[Stored items]
* * *
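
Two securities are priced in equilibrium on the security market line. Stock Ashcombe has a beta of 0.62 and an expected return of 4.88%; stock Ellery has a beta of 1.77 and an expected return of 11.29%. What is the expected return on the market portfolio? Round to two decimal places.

7.00%

Both satisfy E(R) = R_f + β·MRP, so the slope of the SML is
MRP = (11.29% − 4.88%) / (1.77 − 0.62) = 6.41% / 1.15 = 5.5739%
R_f = E(R_Ashcombe) − β_Ashcombe·MRP = 4.88% − 0.62 × 5.5739% = 1.4242%
E(R_m) = R_f + MRP = 1.4242% + 5.5739% = 7.00%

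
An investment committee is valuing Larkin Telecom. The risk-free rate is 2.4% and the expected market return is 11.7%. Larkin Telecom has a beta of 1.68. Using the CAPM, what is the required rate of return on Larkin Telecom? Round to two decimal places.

18.02%

Market risk premium = E(R_m) − R_f = 11.7% − 2.4% = 9.30%
E(R) = R_f + β × MRP = 2.4% + 1.68 × 9.3% = 18.02%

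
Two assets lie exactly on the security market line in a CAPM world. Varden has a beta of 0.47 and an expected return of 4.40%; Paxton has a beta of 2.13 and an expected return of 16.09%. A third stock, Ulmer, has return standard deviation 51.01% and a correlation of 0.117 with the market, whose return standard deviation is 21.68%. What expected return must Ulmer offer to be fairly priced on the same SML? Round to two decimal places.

MRP = (16.09% − 4.40%) / (2.13 − 0.47) = 7.0422%
R_f = 4.40% − 0.47 × 7.0422% = 1.0902%
β_Ulmer = ρ·σ_i/σ_m = 0.117 × 51.01 / 21.68 = 0.2753
E(R_Ulmer) = R_f + β × MRP = 1.0902% + 0.2753 × 7.0422% = 3.03%

3.03%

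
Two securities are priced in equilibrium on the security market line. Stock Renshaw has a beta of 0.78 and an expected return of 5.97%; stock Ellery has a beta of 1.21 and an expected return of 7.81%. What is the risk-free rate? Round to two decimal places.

Both satisfy E(R) = R_f + β·MRP, so the slope of the SML is
MRP = (7.81% − 5.97%) / (1.21 − 0.78) = 1.84% / 0.43 = 4.2791%
R_f = E(R_Renshaw) − β_Renshaw·MRP = 5.97% − 0.78 × 4.2791% = 2.6323%

2.63%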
* * *
→ **What this task involves**:
Write each entry out again. Do not change a word.

→ **Result**:
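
Two securities are priced in equilibrium on the security market line. Stock Ashcombe has a beta of 0.62 and an expected return of 4.88%; stock Ellery has a beta of 1.77 and an expected return of 11.29%. What is the expected return on the market portfolio? Round to two decimal places.

7.00%

Both satisfy E(R) = R_f + β·MRP, so the slope of the SML is
MRP = (11.29% − 4.88%) / (1.77 − 0.62) = 6.41% / 1.15 = 5.5739%
R_f = E(R_Ashcombe) − β_Ashcombe·MRP = 4.88% − 0.62 × 5.5739% = 1.4242%
E(R_m) = R_f + MRP = 1.4242% + 5.5739% = 7.00%

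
An investment committee is valuing Larkin Telecom. The risk-free rate is 2.4% and the expected market return is 11.7%. Larkin Telecom has a beta of 1.68. Using the CAPM, what is the required rate of return on Larkin Telecom? Round to two decimal places.

18.02%

Market risk premium = E(R_m) − R_f = 11.7% − 2.4% = 9.30%
E(R) = R_f + β × MRP = 2.4% + 1.68 × 9.3% = 18.02%

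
Two assets lie exactly on the security market line in a CAPM world. Varden has a beta of 0.47 and an expected return of 4.40%; Paxton has a beta of 2.13 and an expected return of 16.09%. A third stock, Ulmer, has return standard deviation 51.01% and a correlation of 0.117 with the market, whose return standard deviation is 21.68%. What expected return must Ulmer offer to be fairly priced on the same SML? Round to two decimal places.

MRP = (16.09% − 4.40%) / (2.13 − 0.47) = 7.0422%
R_f = 4.40% − 0.47 × 7.0422% = 1.0902%
β_Ulmer = ρ·σ_i/σ_m = 0.117 × 51.01 / 21.68 = 0.2753
E(R_Ulmer) = R_f + β × MRP = 1.0902% + 0.2753 × 7.0422% = 3.03%

3.03%

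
Two securities are priced in equilibrium on the security market line. Stock Renshaw has a beta of 0.78 and an expected return of 5.97%; stock Ellery has a beta of 1.21 and an expected return of 7.81%. What is the risk-free rate? Round to two decimal places.

Both satisfy E(R) = R_f + β·MRP, so the slope of the SML is
MRP = (7.81% − 5.97%) / (1.21 − 0.78) = 1.84% / 0.43 = 4.2791%
R_f = E(R_Renshaw) − β_Renshaw·MRP = 5.97% − 0.78 × 4.2791% = 2.6323%

2.63%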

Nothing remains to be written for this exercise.